■ RECORDS PROVIDED:
<<<<
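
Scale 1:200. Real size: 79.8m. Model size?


Model size = real / scale
= 79.8 / 200
= 0.3990 m

0.3990 m


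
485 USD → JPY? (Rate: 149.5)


Amount × rate = 485 × 149.5
= 72507.50 JPY

72507.50 JPY


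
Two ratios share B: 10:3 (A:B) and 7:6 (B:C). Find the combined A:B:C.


Match B: multiply A:B by 7 → 70:21
Multiply B:C by 3 → 21:18
Combined: 70:21:18
GCD = 1
= 70:21:18

70:21:18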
>>>>
■ WORK TASK: Your reply must be a faithful copy of each entry above.

■ RESPONSE BELOW:
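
Scale 1:200. Real size: 79.8m. Model size?


Model size = real / scale
= 79.8 / 200
= 0.3990 m

0.3990 m


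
485 USD → JPY? (Rate: 149.5)


Amount × rate = 485 × 149.5
= 72507.50 JPY

72507.50 JPY


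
Two ratios share B: 10:3 (A:B) and 7:6 (B:C). Find the combined A:B:C.


Match B: multiply A:B by 7 → 70:21
Multiply B:C by 3 → 21:18
Combined: 70:21:18
GCD = 1
= 70:21:18

70:21:18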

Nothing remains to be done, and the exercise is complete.